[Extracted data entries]
Segment Open

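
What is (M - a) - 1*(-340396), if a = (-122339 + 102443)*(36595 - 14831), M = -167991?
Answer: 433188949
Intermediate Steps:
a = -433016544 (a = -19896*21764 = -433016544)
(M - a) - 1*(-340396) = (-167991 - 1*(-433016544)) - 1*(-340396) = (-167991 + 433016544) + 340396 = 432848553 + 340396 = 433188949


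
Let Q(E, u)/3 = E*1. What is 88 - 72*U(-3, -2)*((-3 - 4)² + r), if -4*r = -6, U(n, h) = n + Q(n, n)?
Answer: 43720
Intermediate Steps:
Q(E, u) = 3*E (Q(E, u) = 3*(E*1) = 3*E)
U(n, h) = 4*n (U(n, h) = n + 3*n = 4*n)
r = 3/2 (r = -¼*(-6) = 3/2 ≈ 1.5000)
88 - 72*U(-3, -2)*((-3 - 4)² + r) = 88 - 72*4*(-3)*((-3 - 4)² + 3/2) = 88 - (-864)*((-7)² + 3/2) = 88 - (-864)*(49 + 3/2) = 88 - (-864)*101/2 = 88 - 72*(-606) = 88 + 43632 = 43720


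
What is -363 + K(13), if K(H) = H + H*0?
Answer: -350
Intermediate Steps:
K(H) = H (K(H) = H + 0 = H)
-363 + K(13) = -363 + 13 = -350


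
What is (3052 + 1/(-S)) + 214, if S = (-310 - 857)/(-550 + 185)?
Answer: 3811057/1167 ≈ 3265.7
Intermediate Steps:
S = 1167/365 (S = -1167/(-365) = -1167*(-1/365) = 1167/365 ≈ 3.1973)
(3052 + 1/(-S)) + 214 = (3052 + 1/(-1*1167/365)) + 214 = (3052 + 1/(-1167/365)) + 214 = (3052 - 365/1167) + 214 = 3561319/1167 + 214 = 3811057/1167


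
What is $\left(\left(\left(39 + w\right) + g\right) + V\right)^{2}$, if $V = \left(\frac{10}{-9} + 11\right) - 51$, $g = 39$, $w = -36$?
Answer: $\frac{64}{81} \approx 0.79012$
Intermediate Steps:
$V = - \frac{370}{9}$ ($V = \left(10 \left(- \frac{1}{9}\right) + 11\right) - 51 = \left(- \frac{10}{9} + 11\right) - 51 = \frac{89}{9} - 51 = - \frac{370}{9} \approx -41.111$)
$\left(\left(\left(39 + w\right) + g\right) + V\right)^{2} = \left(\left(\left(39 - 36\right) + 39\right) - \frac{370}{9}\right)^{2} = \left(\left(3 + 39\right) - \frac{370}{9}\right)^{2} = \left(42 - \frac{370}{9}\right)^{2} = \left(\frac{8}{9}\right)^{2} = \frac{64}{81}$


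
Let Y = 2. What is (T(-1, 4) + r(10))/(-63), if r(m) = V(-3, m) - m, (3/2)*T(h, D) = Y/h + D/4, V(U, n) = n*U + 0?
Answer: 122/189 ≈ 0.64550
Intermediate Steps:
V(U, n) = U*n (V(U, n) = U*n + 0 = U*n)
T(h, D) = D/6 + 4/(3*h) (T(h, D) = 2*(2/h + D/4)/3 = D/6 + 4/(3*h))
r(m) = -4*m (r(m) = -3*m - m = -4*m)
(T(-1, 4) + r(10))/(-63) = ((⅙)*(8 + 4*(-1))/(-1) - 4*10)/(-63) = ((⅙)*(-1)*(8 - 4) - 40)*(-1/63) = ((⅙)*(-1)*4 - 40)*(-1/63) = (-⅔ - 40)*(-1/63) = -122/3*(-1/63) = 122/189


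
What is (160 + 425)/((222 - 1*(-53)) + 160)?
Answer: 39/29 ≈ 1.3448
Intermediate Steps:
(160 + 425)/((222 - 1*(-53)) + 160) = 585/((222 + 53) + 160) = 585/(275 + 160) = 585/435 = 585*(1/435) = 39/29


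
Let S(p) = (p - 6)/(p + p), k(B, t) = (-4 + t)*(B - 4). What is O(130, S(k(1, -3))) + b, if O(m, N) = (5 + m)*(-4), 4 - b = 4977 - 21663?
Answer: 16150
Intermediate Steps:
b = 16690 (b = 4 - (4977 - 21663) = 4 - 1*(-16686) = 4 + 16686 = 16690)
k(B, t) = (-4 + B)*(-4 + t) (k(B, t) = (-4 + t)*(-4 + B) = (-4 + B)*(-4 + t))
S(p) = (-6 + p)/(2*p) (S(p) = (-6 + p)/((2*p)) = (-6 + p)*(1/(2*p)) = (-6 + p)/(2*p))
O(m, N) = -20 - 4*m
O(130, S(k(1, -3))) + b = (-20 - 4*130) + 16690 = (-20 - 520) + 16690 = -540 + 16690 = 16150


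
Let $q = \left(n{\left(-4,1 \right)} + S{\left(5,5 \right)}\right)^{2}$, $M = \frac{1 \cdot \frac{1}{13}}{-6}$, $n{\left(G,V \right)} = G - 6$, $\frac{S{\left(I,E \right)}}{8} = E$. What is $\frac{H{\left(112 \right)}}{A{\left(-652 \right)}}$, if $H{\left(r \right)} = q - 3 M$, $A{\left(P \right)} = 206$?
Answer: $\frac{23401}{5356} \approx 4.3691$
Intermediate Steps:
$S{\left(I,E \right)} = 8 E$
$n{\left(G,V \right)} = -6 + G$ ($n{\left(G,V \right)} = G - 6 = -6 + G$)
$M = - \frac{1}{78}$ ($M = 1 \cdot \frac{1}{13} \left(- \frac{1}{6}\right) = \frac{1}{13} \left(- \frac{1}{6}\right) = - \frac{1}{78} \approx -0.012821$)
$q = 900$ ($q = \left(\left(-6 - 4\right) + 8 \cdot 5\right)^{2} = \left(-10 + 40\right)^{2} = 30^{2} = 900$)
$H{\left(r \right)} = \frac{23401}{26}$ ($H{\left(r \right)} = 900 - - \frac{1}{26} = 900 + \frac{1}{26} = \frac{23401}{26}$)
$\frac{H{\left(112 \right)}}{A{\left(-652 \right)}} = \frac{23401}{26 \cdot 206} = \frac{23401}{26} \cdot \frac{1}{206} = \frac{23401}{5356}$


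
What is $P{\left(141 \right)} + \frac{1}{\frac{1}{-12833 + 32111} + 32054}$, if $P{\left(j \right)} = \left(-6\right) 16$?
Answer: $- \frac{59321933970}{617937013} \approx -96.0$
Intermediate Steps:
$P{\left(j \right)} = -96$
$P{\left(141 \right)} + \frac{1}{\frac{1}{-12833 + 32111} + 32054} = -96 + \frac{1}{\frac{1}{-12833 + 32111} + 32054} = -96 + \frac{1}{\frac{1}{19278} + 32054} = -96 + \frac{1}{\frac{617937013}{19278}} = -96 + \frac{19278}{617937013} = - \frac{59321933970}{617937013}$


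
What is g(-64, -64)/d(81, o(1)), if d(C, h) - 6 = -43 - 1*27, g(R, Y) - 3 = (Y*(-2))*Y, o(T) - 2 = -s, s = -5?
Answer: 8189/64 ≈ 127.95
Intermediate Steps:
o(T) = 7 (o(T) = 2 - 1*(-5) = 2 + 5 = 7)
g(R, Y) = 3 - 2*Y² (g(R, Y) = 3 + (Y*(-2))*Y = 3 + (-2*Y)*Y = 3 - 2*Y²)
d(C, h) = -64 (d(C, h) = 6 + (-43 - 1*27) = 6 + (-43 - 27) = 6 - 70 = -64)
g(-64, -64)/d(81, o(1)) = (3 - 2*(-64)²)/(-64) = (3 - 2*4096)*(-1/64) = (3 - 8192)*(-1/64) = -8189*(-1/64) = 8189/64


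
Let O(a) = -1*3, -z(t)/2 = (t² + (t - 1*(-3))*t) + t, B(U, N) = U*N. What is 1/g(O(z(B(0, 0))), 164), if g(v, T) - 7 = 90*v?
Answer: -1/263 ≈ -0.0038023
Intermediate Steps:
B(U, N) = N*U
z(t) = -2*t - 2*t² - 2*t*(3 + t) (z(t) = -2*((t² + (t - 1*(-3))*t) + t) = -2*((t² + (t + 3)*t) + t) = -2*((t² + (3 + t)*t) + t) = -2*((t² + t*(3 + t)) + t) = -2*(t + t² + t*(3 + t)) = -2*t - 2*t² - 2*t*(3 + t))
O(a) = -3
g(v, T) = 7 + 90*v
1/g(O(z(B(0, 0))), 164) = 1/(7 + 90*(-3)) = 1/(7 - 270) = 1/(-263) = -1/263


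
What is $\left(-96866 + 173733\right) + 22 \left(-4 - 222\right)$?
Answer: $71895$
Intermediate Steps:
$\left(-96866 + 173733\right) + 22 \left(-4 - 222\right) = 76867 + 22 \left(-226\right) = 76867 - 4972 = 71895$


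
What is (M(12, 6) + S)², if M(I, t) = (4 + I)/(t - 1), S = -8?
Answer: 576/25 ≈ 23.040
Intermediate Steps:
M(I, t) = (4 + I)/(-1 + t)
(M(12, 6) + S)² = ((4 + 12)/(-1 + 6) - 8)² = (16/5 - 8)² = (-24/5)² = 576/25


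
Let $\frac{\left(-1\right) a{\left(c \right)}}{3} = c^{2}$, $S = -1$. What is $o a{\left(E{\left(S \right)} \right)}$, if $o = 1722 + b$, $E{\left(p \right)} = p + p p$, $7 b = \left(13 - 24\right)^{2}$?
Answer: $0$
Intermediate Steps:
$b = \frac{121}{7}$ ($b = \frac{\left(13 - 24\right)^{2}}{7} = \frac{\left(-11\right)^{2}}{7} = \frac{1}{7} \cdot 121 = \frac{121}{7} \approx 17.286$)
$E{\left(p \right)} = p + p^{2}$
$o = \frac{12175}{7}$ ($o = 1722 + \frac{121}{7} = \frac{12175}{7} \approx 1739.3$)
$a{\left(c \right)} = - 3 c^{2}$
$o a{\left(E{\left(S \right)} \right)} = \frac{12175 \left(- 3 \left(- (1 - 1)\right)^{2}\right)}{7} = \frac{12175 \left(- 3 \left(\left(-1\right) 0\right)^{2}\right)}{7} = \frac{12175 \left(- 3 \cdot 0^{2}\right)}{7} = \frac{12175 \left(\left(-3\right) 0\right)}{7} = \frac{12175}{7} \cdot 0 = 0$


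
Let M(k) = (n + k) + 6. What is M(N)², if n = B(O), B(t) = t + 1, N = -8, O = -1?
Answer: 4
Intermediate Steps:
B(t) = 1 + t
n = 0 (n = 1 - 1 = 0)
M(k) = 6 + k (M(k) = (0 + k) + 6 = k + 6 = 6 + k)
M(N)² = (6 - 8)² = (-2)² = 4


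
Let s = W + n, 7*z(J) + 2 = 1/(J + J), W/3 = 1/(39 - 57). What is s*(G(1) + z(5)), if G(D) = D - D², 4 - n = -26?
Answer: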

Segment Closed

[PROBLEM TO WORK ON]
Your reply should be nothing but the lines from the one containing "Let s = W +" through the last line above, copied exactly; please include both ends.

[TASK OUTPUT]
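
Let s = W + n, 7*z(J) + 2 = 1/(J + J), W/3 = 1/(39 - 57). What is s*(G(1) + z(5)), if G(D) = D - D², 4 - n = -26?
Answer: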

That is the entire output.